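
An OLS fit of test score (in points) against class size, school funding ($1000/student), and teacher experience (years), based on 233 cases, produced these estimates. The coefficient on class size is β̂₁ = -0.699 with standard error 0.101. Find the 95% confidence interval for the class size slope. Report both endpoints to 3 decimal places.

df = n − k − 1 = 233 − 3 − 1 = 229.
t* = t_{0.025, 229} = 1.970377.
Margin = t* × SE = 1.970377 × 0.101 = 0.19901.
CI: -0.699 ± 0.19901 → (-0.898, -0.500).
With 95% confidence, each one-unit increase in class size is associated with a change of between -0.898 and -0.500 points in test score, holding the other predictors fixed.

(-0.898, -0.500)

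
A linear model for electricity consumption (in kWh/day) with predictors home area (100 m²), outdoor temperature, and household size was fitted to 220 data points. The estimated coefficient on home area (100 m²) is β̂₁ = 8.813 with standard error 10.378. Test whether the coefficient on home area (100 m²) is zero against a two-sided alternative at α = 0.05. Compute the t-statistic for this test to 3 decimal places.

t = 0.849

H₀: β₁ = 0 vs H₁: β₁ ≠ 0.
t = (β̂₁ − β₁⁰)/SE = 8.813 / 10.378 = 0.849.
df = n − k − 1 = 220 − 3 − 1 = 216.
Two-sided p ≈ 0.3967, which is ≥ 0.05, so fail to reject H₀.
The data do not give significant evidence of an association between home area (100 m²) and electricity consumption, after adjusting for the other predictors.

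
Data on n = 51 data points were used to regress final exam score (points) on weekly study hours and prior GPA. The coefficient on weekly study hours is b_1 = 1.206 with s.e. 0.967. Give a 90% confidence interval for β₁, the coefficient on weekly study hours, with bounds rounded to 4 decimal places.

(-0.4159, 2.8279)

df = n − k − 1 = 51 − 2 − 1 = 48.
t* = t_{0.05, 48} = 1.677224.
Margin = t* × SE = 1.677224 × 0.967 = 1.621876.
CI: 1.206 ± 1.621876 → (-0.4159, 2.8279).
With 90% confidence, each one-unit increase in weekly study hours is associated with a change of between -0.4159 and 2.8279 points in final exam score, holding the other predictors fixed.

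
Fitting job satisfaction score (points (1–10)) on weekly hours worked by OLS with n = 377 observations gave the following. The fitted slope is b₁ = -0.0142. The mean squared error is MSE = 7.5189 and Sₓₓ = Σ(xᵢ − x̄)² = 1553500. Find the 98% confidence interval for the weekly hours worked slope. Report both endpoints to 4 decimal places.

(-0.0193, -0.0091)

SE(b₁) = √(MSE/Sₓₓ) = √(7.5189/1553500) = 0.00219999.
df = n − 2 = 375.
t* = t_{0.01, 375} = 2.336333.
Margin = t* × SE = 2.336333 × 0.00219999 = 0.005140.
CI: -0.0142 ± 0.005140 → (-0.0193, -0.0091).
With 98% confidence, each one-unit increase in weekly hours worked is associated with a change of between -0.0193 and -0.0091 points (1–10) in job satisfaction score.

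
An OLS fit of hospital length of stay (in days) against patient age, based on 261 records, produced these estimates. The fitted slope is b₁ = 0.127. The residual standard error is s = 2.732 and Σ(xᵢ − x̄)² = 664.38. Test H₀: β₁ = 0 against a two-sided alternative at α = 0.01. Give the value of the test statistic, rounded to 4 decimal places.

t = 1.1982

SE(b₁) = s/√Sₓₓ = 2.732/√664.38 = 0.105992.
t = 0.127 / 0.105992 = 1.1982.
df = n − 2 = 259.
Two-sided p ≈ 0.2319, which is ≥ 0.01, so fail to reject H₀.
The data do not give significant evidence of an association between patient age and hospital length of stay.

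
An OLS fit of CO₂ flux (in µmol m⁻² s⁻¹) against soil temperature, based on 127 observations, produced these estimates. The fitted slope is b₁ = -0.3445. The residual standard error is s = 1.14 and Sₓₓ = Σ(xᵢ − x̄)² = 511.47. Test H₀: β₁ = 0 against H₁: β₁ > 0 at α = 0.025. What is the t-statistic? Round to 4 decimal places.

SE(b₁) = s/√Sₓₓ = 1.14/√511.47 = 0.0504075.
t = -0.3445 / 0.0504075 = -6.8343.
df = n − 2 = 125.
One-sided p ≈ 1.0000, which is ≥ 0.025, so fail to reject H₀.
The data do not give significant evidence that the true slope on soil temperature is positive.

t = -6.8343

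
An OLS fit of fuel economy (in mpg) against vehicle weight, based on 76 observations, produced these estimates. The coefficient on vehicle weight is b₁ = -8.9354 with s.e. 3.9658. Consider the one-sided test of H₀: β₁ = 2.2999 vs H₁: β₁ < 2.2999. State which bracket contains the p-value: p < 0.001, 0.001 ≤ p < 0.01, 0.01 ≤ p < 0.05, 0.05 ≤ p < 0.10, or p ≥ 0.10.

0.001 ≤ p < 0.01

t = (-8.9354 − 2.2999) / 3.9658 = -2.833.
df = n − 2 = 76 − 2 = 74.
One-sided p = P(T_{74} < t) ≈ 0.0030.
So 0.001 ≤ p < 0.01.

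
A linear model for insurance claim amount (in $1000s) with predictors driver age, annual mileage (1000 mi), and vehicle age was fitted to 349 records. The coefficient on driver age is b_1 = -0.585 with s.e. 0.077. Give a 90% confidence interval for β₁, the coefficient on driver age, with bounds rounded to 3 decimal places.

(-0.712, -0.458)

df = n − k − 1 = 349 − 3 − 1 = 345.
t* = t_{0.05, 345} = 1.649282.
Margin = t* × SE = 1.649282 × 0.077 = 0.12699.
CI: -0.585 ± 0.12699 → (-0.712, -0.458).
With 90% confidence, each one-unit increase in driver age is associated with a change of between -0.712 and -0.458 $1000s in insurance claim amount, holding the other predictors fixed.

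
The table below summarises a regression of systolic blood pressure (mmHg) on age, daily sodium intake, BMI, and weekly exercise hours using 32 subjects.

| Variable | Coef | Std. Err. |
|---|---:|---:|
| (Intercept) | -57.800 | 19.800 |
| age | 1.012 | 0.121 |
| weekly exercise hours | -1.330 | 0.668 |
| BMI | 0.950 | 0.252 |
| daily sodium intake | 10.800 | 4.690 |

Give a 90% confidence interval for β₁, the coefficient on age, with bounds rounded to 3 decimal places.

Read off: b = 1.012, SE = 0.121 for age.
df = n − k − 1 = 32 − 4 − 1 = 27.
t* = t_{0.05, 27} = 1.703288.
Margin = t* × SE = 1.703288 × 0.121 = 0.20610.
CI: 1.012 ± 0.20610 → (0.806, 1.218).

(0.806, 1.218)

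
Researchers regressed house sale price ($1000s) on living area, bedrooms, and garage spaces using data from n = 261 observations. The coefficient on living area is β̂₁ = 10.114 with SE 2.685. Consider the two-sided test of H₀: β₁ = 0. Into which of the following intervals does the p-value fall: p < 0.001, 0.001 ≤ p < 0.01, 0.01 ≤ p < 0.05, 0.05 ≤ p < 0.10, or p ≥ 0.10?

t = 10.114 / 2.685 = 3.767.
df = n − k − 1 = 261 − 3 − 1 = 257.
Two-sided p = 2·P(T_{257} > |t|) ≈ 0.0002.
So p < 0.001.

p < 0.001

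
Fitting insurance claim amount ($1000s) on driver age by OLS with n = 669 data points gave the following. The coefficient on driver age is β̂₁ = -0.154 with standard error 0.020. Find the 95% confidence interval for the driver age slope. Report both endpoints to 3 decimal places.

(-0.193, -0.115)

df = n − 2 = 669 − 2 = 667.
t* = t_{0.025, 667} = 1.963527.
Margin = t* × SE = 1.963527 × 0.020 = 0.03927.
CI: -0.154 ± 0.03927 → (-0.193, -0.115).
With 95% confidence, each one-unit increase in driver age is associated with a change of between -0.193 and -0.115 $1000s in insurance claim amount.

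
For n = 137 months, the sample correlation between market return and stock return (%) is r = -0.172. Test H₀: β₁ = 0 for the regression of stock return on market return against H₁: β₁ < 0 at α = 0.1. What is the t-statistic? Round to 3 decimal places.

t = r·√(n − 2)/√(1 − r²) = -0.172·√135/√0.970416 = -2.029.
df = n − 2 = 135.
One-sided p ≈ 0.0222, which is < 0.1, so reject H₀.
There is evidence of a linear association between market return and stock return.

t = -2.029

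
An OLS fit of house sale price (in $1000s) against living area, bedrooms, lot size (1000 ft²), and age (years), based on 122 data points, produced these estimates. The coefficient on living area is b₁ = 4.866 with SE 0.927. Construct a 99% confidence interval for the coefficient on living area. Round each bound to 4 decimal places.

df = n − k − 1 = 122 − 4 − 1 = 117.
t* = t_{0.005, 117} = 2.618504.
Margin = t* × SE = 2.618504 × 0.927 = 2.427353.
CI: 4.866 ± 2.427353 → (2.4386, 7.2934).
With 99% confidence, each one-unit increase in living area is associated with a change of between 2.4386 and 7.2934 $1000s in house sale price, holding the other predictors fixed.

(2.4386, 7.2934)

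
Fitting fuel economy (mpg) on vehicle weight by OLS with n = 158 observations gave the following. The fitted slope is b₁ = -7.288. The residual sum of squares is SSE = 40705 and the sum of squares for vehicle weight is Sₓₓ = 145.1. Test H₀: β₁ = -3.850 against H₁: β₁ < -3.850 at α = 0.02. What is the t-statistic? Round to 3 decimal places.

t = -2.564

MSE = SSE/(n − 2) = 40705/156 = 260.929.
SE(b₁) = √(MSE/Sₓₓ) = √(260.929/145.1) = 1.341.
t = (-7.288 − (-3.850)) / 1.341 = -2.564.
df = n − 2 = 156.
One-sided p ≈ 0.0056, which is < 0.02, so reject H₀.
There is evidence that the true slope on vehicle weight is below -3.850 mpg per unit.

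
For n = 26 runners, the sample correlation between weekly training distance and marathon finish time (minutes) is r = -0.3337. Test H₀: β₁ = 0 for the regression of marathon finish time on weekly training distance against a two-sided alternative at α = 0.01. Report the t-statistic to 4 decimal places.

t = -1.7342

t = r·√(n − 2)/√(1 − r²) = -0.3337·√24/√0.888644 = -1.7342.
df = n − 2 = 24.
Two-sided p ≈ 0.0957, which is ≥ 0.01, so fail to reject H₀.
The data do not give significant evidence of a linear association between weekly training distance and marathon finish time.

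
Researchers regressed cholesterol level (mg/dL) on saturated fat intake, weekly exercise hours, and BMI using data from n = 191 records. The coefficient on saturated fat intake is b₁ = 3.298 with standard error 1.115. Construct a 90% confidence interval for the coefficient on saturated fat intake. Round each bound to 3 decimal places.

df = n − k − 1 = 191 − 3 − 1 = 187.
t* = t_{0.05, 187} = 1.653043.
Margin = t* × SE = 1.653043 × 1.115 = 1.84314.
CI: 3.298 ± 1.84314 → (1.455, 5.141).
With 90% confidence, each one-unit increase in saturated fat intake is associated with a change of between 1.455 and 5.141 mg/dL in cholesterol level, holding the other predictors fixed.

(1.455, 5.141)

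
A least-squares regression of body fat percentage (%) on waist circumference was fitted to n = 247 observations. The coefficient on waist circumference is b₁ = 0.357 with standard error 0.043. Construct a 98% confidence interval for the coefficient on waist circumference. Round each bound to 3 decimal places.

df = n − 2 = 247 − 2 = 245.
t* = t_{0.01, 245} = 2.341664.
Margin = t* × SE = 2.341664 × 0.043 = 0.10069.
CI: 0.357 ± 0.10069 → (0.256, 0.458).
With 98% confidence, each one-unit increase in waist circumference is associated with a change of between 0.256 and 0.458 % in body fat percentage.

(0.256, 0.458)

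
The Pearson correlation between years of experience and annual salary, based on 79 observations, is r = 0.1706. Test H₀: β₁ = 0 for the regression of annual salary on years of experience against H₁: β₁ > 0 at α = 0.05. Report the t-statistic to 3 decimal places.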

-----

Task ▸ Find every line with "daily" in the listing and state how many there are, nothing else.

Result of the task ▸ 2